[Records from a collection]
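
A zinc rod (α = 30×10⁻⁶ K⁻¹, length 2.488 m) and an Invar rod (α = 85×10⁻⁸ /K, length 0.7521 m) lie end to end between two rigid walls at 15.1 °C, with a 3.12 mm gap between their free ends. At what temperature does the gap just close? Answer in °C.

Gap closes when ΔL₁ + ΔL₂ = 3.12 mm = 3.12×10⁻³ m
(α₁L₁ + α₂L₂)ΔT = g
α₁L₁ + α₂L₂ = 30×10⁻⁶×2.488 + 85×10⁻⁸×0.7521 = 7.5279285×10⁻⁵ m/K
ΔT = 3.12×10⁻³ / 7.5279285×10⁻⁵ = 41.446 K
T = 15.1 + 41.446 = 56.546 °C

T = 56.5 °C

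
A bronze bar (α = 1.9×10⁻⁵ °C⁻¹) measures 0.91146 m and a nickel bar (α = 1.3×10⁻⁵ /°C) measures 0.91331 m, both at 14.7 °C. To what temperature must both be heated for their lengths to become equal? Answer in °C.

Equal length when α₁L₁ΔT − α₂L₂ΔT = L₂ − L₁ = 1.85×10⁻³ m
α₁L₁ = 1.731774×10⁻⁵, α₂L₂ = 1.187303×10⁻⁵ → Δ(αL) = 5.44471×10⁻⁶ m/K
ΔT = 1.85×10⁻³ / 5.44471×10⁻⁶ = 339.779 K, so T = 14.7 + 339.779 = 354.479 °C

T = 354.5 °C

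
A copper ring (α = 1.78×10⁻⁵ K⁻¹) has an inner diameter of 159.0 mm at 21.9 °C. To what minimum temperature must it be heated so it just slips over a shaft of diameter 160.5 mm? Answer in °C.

T = 552 °C

Required Δd = 160.5 − 159.0 = 1.5 mm
Δd = αd₀ΔT ⇒ ΔT = Δd/(αd₀) = 1.5 / (1.78×10⁻⁵ × 159.0) = 530.00 K
T_min = 21.9 + 530.00 = 551.90 °C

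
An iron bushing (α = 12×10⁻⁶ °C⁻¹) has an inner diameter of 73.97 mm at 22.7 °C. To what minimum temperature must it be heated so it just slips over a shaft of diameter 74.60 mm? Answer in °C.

Required Δd = 74.60 − 73.97 = 0.63 mm
Δd = αd₀ΔT ⇒ ΔT = Δd/(αd₀) = 0.63 / (12×10⁻⁶ × 73.97) = 709.75 K
T_min = 22.7 + 709.75 = 732.45 °C

T = 732 °C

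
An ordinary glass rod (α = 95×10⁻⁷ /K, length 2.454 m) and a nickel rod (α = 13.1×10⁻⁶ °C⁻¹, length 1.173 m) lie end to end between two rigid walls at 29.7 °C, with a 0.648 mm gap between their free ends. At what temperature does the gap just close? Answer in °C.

T = 46.5 °C

α₁L₁ = 2.3313×10⁻⁵ m/K, α₂L₂ = 1.53663×10⁻⁵ m/K → total 3.86793×10⁻⁵ m/K
ΔT = g/(α₁L₁+α₂L₂) = 6.48×10⁻⁴ / 3.86793×10⁻⁵ = 16.753 K
T = 29.7 + 16.753 = 46.453 °C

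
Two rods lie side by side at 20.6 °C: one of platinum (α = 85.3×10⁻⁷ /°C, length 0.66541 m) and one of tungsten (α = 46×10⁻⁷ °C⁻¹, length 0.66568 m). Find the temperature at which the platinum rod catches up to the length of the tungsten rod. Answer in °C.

T = 123.9 °C

Equal length when α₁L₁ΔT − α₂L₂ΔT = L₂ − L₁ = 2.70×10⁻⁴ m
α₁L₁ = 5.6759473×10⁻⁶, α₂L₂ = 3.062128×10⁻⁶ → Δ(αL) = 2.6138193×10⁻⁶ m/K
ΔT = 2.70×10⁻⁴ / 2.6138193×10⁻⁶ = 103.297 K, so T = 20.6 + 103.297 = 123.897 °C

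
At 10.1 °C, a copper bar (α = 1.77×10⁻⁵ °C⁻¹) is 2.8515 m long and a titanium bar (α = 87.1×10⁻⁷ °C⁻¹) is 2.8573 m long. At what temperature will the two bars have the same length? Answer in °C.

T = 236.8 °C

L₁(1 + α₁ΔT) = L₂(1 + α₂ΔT) ⇒ ΔT = (L₂ − L₁)/(α₁L₁ − α₂L₂)
L₂ − L₁ = 2.8573 − 2.8515 = 5.80×10⁻³ m
α₁L₁ − α₂L₂ = 1.77×10⁻⁵×2.8515 − 87.1×10⁻⁷×2.8573 = 2.5584467×10⁻⁵ m/K
ΔT = 5.80×10⁻³ / 2.5584467×10⁻⁵ = 226.700 K
T = 10.1 + 226.700 = 236.800 °C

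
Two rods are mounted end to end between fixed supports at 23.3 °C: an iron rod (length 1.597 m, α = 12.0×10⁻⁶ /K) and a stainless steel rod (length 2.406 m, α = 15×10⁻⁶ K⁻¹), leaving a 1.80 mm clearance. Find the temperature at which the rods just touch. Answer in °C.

T = 55.9 °C

Gap closes when ΔL₁ + ΔL₂ = 1.80 mm = 1.80×10⁻³ m
(α₁L₁ + α₂L₂)ΔT = g
α₁L₁ + α₂L₂ = 12.0×10⁻⁶×1.597 + 15×10⁻⁶×2.406 = 5.5254×10⁻⁵ m/K
ΔT = 1.80×10⁻³ / 5.5254×10⁻⁵ = 32.577 K
T = 23.3 + 32.577 = 55.877 °C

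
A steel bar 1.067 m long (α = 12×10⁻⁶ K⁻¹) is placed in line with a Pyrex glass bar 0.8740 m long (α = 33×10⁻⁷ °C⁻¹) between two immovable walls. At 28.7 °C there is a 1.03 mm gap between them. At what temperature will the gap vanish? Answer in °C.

Gap closes when ΔL₁ + ΔL₂ = 1.03 mm = 1.03×10⁻³ m
(α₁L₁ + α₂L₂)ΔT = g
α₁L₁ + α₂L₂ = 12×10⁻⁶×1.067 + 33×10⁻⁷×0.8740 = 1.56882×10⁻⁵ m/K
ΔT = 1.03×10⁻³ / 1.56882×10⁻⁵ = 65.654 K
T = 28.7 + 65.654 = 94.354 °C

T = 94.4 °C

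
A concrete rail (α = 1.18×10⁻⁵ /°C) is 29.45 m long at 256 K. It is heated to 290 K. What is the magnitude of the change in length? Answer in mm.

|ΔT| = |290 − 256| = 34 K
ΔL = αL₀ΔT = (1.18×10⁻⁵)(29.45)(34) = 1.18×10⁻² m

ΔL = 11.8 mm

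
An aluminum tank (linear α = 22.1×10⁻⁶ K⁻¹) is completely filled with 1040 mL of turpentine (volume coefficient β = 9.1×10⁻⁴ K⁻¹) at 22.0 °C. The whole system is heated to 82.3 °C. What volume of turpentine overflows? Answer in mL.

The tank also expands: β_container ≈ 3α = 6.63×10⁻⁵ /K
Net overflow = V₀(β_liq − 3α_cont)ΔT
β − 3α = 9.10×10⁻⁴ − 6.63×10⁻⁵ = 8.437×10⁻⁴ /K; ΔT = 60.3 K
ΔV = 1040 × 8.437×10⁻⁴ × 60.3 = 52.9 mL

52.9 mL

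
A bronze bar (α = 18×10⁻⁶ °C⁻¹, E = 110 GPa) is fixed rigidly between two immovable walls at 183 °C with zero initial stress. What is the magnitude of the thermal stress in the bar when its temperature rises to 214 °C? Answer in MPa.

Fully constrained: the free strain ε = αΔT is blocked, so σ = Eε = EαΔT.
|ΔT| = 31 K
σ = 110×10⁹ × 18×10⁻⁶ × 31 = 6.14×10⁷ Pa

σ = 61.4 MPa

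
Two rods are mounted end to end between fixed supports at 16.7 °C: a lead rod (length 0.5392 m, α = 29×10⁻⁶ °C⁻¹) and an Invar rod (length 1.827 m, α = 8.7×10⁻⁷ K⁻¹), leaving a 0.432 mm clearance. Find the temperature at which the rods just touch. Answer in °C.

Gap closes when ΔL₁ + ΔL₂ = 0.432 mm = 4.32×10⁻⁴ m
(α₁L₁ + α₂L₂)ΔT = g
α₁L₁ + α₂L₂ = 29×10⁻⁶×0.5392 + 8.7×10⁻⁷×1.827 = 1.722629×10⁻⁵ m/K
ΔT = 4.32×10⁻⁴ / 1.722629×10⁻⁵ = 25.078 K
T = 16.7 + 25.078 = 41.778 °C

T = 41.8 °C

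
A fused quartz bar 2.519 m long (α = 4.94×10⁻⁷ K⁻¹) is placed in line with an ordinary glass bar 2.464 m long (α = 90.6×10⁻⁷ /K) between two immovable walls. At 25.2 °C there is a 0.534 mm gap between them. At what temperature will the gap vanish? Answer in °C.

T = 47.9 °C

α₁L₁ = 1.244386×10⁻⁶ m/K, α₂L₂ = 2.232384×10⁻⁵ m/K → total 2.3568226×10⁻⁵ m/K
ΔT = g/(α₁L₁+α₂L₂) = 5.34×10⁻⁴ / 2.3568226×10⁻⁵ = 22.658 K
T = 25.2 + 22.658 = 47.858 °C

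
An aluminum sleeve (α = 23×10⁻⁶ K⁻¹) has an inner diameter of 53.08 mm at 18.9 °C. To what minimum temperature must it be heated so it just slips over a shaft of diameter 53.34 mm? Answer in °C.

Required Δd = 53.34 − 53.08 = 0.26 mm
Δd = αd₀ΔT ⇒ ΔT = Δd/(αd₀) = 0.26 / (23×10⁻⁶ × 53.08) = 212.97 K
T_min = 18.9 + 212.97 = 231.87 °C

T = 232 °C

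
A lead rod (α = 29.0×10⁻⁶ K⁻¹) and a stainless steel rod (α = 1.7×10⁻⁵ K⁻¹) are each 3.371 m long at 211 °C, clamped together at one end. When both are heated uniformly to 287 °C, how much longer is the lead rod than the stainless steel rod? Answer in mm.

3.07 mm

ΔT = 76 K
lead: ΔL = 29.0×10⁻⁶ × 3.371 m × 76 = 7.4297×10⁻³ m = 7.4297 mm
stainless steel: ΔL = 1.7×10⁻⁵ × 3.371 m × 76 = 4.3553×10⁻³ m = 4.3553 mm
difference = 7.4297 − 4.3553 = 3.0744 mm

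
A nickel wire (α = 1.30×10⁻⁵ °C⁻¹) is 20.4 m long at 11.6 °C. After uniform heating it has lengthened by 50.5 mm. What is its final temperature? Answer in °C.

ΔL = αL₀ΔT ⇒ ΔT = ΔL / (αL₀)
ΔT = 50.5×10⁻³ m / (1.30×10⁻⁵ × 20.4 m) = 190.42 K
T = 11.6 + 190.42 = 202.02 °C

T = 202 °C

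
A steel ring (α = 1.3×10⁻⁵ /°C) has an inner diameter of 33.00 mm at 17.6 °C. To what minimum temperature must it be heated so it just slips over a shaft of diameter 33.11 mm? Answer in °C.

T = 274 °C

Required Δd = 33.11 − 33.00 = 0.11 mm
Δd = αd₀ΔT ⇒ ΔT = Δd/(αd₀) = 0.11 / (1.3×10⁻⁵ × 33.00) = 256.41 K
T_min = 17.6 + 256.41 = 274.01 °C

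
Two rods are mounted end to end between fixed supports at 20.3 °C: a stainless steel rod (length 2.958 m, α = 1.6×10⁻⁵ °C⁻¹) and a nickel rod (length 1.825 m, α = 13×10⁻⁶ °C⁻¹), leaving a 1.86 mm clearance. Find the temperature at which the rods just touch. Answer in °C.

T = 46.5 °C

α₁L₁ = 4.7328×10⁻⁵ m/K, α₂L₂ = 2.3725×10⁻⁵ m/K → total 7.1053×10⁻⁵ m/K
ΔT = g/(α₁L₁+α₂L₂) = 1.86×10⁻³ / 7.1053×10⁻⁵ = 26.178 K
T = 20.3 + 26.178 = 46.478 °C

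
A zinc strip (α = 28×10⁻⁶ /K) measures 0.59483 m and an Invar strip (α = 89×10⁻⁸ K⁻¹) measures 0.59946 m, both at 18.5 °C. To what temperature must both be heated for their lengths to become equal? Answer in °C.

L₁(1 + α₁ΔT) = L₂(1 + α₂ΔT) ⇒ ΔT = (L₂ − L₁)/(α₁L₁ − α₂L₂)
L₂ − L₁ = 0.59946 − 0.59483 = 4.63×10⁻³ m
α₁L₁ − α₂L₂ = 28×10⁻⁶×0.59483 − 89×10⁻⁸×0.59946 = 1.61217206×10⁻⁵ m/K
ΔT = 4.63×10⁻³ / 1.61217206×10⁻⁵ = 287.190 K
T = 18.5 + 287.190 = 305.690 °C

T = 305.7 °C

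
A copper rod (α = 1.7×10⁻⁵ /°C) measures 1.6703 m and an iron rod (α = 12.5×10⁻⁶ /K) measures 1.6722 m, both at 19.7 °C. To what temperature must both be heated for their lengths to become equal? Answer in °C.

T = 273.3 °C

L₁(1 + α₁ΔT) = L₂(1 + α₂ΔT) ⇒ ΔT = (L₂ − L₁)/(α₁L₁ − α₂L₂)
L₂ − L₁ = 1.6722 − 1.6703 = 1.90×10⁻³ m
α₁L₁ − α₂L₂ = 1.7×10⁻⁵×1.6703 − 12.5×10⁻⁶×1.6722 = 7.4926×10⁻⁶ m/K
ΔT = 1.90×10⁻³ / 7.4926×10⁻⁶ = 253.584 K
T = 19.7 + 253.584 = 273.284 °C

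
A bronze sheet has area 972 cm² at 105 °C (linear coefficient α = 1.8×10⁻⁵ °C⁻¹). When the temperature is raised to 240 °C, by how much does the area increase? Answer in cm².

Area coefficient ≈ 2α; |ΔT| = 135 K
ΔA = 2αA₀ΔT = 2(1.8×10⁻⁵)(972)(135) = 4.72 cm²

ΔA = 4.72 cm²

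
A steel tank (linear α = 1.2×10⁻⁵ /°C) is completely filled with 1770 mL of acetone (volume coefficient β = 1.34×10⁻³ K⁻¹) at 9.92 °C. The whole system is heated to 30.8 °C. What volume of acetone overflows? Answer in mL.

The tank also expands: β_container ≈ 3α = 3.6×10⁻⁵ /K
Net overflow = V₀(β_liq − 3α_cont)ΔT
β − 3α = 1.34×10⁻³ − 3.6×10⁻⁵ = 1.304×10⁻³ /K; ΔT = 20.88 K
ΔV = 1770 × 1.304×10⁻³ × 20.88 = 48.2 mL

48.2 mL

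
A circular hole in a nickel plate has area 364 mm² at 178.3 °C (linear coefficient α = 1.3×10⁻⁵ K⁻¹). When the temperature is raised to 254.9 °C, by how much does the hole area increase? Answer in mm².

ΔA = 0.725 mm²

Area coefficient ≈ 2α; |ΔT| = 76.6 K
ΔA = 2αA₀ΔT = 2(1.3×10⁻⁵)(364)(76.6) = 0.725 mm²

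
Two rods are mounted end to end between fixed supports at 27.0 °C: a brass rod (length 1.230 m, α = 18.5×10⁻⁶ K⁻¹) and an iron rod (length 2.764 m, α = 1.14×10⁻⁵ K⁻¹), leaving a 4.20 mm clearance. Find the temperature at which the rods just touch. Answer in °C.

α₁L₁ = 2.2755×10⁻⁵ m/K, α₂L₂ = 3.15096×10⁻⁵ m/K → total 5.42646×10⁻⁵ m/K
ΔT = g/(α₁L₁+α₂L₂) = 4.20×10⁻³ / 5.42646×10⁻⁵ = 77.40 K
T = 27.0 + 77.40 = 104.40 °C

T = 104 °C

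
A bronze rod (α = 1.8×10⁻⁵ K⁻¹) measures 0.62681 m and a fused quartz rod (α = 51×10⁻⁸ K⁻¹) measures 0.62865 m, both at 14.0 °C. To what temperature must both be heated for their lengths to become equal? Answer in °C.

T = 181.9 °C

Equal length when α₁L₁ΔT − α₂L₂ΔT = L₂ − L₁ = 1.84×10⁻³ m
α₁L₁ = 1.128258×10⁻⁵, α₂L₂ = 3.206115×10⁻⁷ → Δ(αL) = 1.09619685×10⁻⁵ m/K
ΔT = 1.84×10⁻³ / 1.09619685×10⁻⁵ = 167.853 K, so T = 14.0 + 167.853 = 181.853 °C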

• Exercise directions: Each line from the one with "A bronze rod" through the last line of the records must be written out word for word. Include nothing else.

• Result below:
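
A bronze rod (α = 1.8×10⁻⁵ K⁻¹) measures 0.62681 m and a fused quartz rod (α = 51×10⁻⁸ K⁻¹) measures 0.62865 m, both at 14.0 °C. To what temperature must both be heated for their lengths to become equal? Answer in °C.

T = 181.9 °C

Equal length when α₁L₁ΔT − α₂L₂ΔT = L₂ − L₁ = 1.84×10⁻³ m
α₁L₁ = 1.128258×10⁻⁵, α₂L₂ = 3.206115×10⁻⁷ → Δ(αL) = 1.09619685×10⁻⁵ m/K
ΔT = 1.84×10⁻³ / 1.09619685×10⁻⁵ = 167.853 K, so T = 14.0 + 167.853 = 181.853 °C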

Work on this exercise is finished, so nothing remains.